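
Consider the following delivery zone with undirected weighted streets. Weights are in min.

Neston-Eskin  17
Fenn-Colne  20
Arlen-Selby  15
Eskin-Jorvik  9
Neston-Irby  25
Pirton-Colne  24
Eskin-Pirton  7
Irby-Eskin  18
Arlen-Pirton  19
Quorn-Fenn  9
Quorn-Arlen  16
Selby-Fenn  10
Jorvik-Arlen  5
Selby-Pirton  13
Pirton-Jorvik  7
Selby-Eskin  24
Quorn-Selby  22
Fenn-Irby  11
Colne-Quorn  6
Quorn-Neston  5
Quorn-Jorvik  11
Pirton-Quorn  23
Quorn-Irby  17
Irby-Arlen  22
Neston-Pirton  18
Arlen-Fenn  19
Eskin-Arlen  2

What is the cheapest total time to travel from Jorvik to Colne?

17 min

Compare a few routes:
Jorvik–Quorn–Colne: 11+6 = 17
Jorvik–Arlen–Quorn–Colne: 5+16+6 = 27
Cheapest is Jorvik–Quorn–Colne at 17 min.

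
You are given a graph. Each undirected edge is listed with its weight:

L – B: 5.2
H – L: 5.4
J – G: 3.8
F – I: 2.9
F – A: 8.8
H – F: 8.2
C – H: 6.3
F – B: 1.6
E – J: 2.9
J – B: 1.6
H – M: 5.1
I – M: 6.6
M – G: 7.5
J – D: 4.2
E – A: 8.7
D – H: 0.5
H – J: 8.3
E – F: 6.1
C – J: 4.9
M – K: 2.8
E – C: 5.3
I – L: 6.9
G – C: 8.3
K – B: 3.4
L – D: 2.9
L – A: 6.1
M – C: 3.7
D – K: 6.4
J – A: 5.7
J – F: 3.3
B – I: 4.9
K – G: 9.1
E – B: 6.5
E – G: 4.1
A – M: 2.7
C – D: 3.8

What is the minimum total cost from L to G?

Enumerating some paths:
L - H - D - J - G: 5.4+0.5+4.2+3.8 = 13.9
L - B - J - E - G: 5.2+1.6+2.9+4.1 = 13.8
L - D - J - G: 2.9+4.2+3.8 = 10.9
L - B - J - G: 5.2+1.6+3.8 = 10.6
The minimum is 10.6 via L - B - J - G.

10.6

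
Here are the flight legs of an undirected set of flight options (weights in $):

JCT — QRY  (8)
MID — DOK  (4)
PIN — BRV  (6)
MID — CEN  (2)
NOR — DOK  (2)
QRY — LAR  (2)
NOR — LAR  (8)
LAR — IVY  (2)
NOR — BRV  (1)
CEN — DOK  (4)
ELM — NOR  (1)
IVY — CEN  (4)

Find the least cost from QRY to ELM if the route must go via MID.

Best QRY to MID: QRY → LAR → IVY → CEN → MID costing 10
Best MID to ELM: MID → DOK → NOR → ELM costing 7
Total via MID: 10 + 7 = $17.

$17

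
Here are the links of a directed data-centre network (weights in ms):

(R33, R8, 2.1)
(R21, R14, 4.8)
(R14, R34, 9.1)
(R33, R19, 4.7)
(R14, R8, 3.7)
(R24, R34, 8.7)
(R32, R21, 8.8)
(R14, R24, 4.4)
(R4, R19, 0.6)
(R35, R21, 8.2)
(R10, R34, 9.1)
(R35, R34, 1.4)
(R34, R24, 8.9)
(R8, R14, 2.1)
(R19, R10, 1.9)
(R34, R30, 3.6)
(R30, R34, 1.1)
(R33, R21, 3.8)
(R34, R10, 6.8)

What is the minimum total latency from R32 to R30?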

**To do**
Using the listing above, report each line that mentions the word "Pirton".

**Your response**
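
Pirton-Colne  24
Eskin-Pirton  7
Arlen-Pirton  19
Selby-Pirton  13
Pirton-Jorvik  7
Pirton-Quorn  23
Neston-Pirton  18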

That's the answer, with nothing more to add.